Exactly reproduce the line that contains "Compute the divided difference [1,2,3,4]f" and all lines after it in the entries below, through the very last line.

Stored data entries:
————
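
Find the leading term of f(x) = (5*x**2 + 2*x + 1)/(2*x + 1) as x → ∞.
5*x/2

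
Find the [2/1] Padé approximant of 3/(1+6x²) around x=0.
3 - 18*x**2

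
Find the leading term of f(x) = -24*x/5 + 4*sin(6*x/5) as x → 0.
-144*x**3/125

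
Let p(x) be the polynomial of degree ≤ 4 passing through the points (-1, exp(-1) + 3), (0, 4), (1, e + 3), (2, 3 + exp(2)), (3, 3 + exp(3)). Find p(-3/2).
(315 + e*(-180*exp(2) - 36 + 35*exp(3) + 378*e))*exp(-1)/128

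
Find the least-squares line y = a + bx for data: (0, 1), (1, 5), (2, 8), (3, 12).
a = 11/10, b = 18/5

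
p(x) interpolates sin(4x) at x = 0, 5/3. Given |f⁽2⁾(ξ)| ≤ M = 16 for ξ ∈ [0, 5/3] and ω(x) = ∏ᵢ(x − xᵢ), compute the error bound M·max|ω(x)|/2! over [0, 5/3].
50/9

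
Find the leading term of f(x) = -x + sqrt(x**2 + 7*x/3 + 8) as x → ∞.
7/6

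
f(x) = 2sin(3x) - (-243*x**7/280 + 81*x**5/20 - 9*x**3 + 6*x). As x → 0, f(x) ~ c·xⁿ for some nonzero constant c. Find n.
9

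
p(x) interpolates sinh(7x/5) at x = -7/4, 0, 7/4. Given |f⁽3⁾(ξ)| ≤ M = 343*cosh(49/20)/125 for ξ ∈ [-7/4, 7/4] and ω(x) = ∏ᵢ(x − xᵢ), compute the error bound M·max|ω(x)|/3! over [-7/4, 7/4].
117649*sqrt(3)*cosh(49/20)/216000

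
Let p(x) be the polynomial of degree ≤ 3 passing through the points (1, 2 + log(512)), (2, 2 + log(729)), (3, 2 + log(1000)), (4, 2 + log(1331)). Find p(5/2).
2 + log(270*11**(13/16)*2**(1/8)*3**(3/8)*5**(11/16)/11)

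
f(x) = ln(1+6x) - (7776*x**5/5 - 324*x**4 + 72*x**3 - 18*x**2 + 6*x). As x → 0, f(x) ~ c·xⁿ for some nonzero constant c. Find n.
6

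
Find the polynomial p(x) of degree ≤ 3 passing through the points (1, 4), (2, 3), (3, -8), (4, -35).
-x**3 + x**2 + 3*x + 1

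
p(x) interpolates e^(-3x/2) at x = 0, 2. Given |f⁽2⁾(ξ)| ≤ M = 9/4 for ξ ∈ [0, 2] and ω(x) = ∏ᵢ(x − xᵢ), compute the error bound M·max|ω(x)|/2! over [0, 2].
9/8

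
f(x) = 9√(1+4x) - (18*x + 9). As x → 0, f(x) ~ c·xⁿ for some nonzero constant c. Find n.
2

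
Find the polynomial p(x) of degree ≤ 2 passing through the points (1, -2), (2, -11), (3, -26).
1 - 3*x**2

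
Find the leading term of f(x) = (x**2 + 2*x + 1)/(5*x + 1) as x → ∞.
x/5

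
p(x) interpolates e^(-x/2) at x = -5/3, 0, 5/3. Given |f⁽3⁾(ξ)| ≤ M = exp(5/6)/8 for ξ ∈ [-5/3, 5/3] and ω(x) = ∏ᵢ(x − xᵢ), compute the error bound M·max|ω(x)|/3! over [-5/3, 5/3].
125*sqrt(3)*exp(5/6)/5832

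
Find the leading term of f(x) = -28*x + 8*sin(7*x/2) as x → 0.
-343*x**3/6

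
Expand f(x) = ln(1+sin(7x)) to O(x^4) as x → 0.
7*x - 49*x**2/2 + 343*x**3/6 + O(x**4)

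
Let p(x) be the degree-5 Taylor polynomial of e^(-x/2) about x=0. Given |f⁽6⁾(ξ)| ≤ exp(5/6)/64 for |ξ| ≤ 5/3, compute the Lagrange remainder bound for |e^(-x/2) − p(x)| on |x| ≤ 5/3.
3125*exp(5/6)/6718464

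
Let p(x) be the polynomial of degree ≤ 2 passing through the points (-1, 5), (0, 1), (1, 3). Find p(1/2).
5/4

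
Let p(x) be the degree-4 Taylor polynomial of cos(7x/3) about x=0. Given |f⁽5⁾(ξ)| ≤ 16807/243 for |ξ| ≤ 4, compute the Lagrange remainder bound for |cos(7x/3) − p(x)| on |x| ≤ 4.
2151296/3645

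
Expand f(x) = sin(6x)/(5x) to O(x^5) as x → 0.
6/5 - 36*x**2/5 + 324*x**4/25 + O(x**5)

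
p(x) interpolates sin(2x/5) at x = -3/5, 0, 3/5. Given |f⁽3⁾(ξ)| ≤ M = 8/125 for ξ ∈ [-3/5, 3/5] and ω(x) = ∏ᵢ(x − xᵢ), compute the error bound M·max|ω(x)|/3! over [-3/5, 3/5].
8*sqrt(3)/15625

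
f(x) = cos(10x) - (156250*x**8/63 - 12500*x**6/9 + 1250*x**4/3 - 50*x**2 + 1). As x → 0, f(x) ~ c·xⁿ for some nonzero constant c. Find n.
10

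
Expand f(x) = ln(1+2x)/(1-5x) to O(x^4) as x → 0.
2*x + 8*x**2 + 128*x**3/3 + O(x**4)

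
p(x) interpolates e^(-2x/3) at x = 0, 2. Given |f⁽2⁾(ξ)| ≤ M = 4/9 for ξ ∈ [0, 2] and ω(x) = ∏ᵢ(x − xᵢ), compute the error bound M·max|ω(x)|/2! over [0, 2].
2/9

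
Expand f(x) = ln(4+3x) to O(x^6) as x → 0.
log(4) + 3*x/4 - 9*x**2/32 + 9*x**3/64 - 81*x**4/1024 + 243*x**5/5120 + O(x**6)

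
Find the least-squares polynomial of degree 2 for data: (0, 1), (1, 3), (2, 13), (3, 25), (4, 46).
32/35 + (-8/35)x + (20/7)x²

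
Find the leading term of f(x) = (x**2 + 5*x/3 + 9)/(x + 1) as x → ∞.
x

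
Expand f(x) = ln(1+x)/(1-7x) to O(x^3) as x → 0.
x + 13*x**2/2 + O(x**3)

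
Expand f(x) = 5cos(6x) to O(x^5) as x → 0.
5 - 90*x**2 + 270*x**4 + O(x**5)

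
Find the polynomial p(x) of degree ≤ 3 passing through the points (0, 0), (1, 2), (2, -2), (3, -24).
-2*x**3 + 3*x**2 + x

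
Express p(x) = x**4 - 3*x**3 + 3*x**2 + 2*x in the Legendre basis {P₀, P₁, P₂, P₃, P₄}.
(6/5)P₀ + (1/5)P₁ + (18/7)P₂ + (-6/5)P₃ + (8/35)P₄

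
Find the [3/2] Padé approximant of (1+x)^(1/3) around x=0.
(7*x**3/405 + 7*x**2/15 + 7*x/5 + 1)/(2*x**2/9 + 16*x/15 + 1)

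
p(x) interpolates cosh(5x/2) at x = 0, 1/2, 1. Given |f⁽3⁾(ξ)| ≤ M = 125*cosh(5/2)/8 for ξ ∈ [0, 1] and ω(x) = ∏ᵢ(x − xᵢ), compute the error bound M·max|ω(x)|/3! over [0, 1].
125*sqrt(3)*cosh(5/2)/1728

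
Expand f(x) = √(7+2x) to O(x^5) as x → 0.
sqrt(7) + sqrt(7)*x/7 - sqrt(7)*x**2/98 + sqrt(7)*x**3/686 - 5*sqrt(7)*x**4/19208 + O(x**5)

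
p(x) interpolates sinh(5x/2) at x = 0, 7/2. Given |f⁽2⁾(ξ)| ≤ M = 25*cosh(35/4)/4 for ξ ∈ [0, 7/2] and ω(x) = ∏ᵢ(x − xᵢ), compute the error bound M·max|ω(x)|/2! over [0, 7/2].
1225*cosh(35/4)/128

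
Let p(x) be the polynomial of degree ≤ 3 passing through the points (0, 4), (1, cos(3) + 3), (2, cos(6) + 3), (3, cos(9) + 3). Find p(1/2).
15*cos(3)/16 - 5*cos(6)/16 + cos(9)/16 + 53/16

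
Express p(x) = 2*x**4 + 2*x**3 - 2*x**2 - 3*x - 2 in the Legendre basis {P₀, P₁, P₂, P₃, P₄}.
(-34/15)P₀ + (-9/5)P₁ + (-4/21)P₂ + (4/5)P₃ + (16/35)P₄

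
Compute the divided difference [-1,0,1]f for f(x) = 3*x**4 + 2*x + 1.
3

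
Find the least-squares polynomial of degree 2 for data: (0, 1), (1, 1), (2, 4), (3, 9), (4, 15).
4/5 + (-2/5)x + x²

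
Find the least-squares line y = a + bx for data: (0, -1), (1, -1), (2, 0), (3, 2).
a = -3/2, b = 1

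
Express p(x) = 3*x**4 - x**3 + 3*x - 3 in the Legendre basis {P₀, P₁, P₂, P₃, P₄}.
(-12/5)P₀ + (12/5)P₁ + (12/7)P₂ + (-2/5)P₃ + (24/35)P₄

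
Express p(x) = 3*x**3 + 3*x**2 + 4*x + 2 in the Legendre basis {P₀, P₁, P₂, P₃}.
(3)P₀ + (29/5)P₁ + (2)P₂ + (6/5)P₃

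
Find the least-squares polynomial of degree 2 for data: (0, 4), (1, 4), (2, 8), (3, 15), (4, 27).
142/35 + (-141/70)x + (27/14)x²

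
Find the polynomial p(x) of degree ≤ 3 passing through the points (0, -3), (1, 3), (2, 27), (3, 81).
2*x**3 + 3*x**2 + x - 3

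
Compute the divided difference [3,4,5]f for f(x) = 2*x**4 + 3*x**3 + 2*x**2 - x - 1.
232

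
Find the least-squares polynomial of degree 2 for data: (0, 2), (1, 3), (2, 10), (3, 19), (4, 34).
66/35 + (-4/7)x + (15/7)x²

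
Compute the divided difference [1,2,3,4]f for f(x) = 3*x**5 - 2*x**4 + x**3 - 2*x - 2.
176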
————
## [TASK RESPONSE]
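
Compute the divided difference [1,2,3,4]f for f(x) = 3*x**5 - 2*x**4 + x**3 - 2*x - 2.
176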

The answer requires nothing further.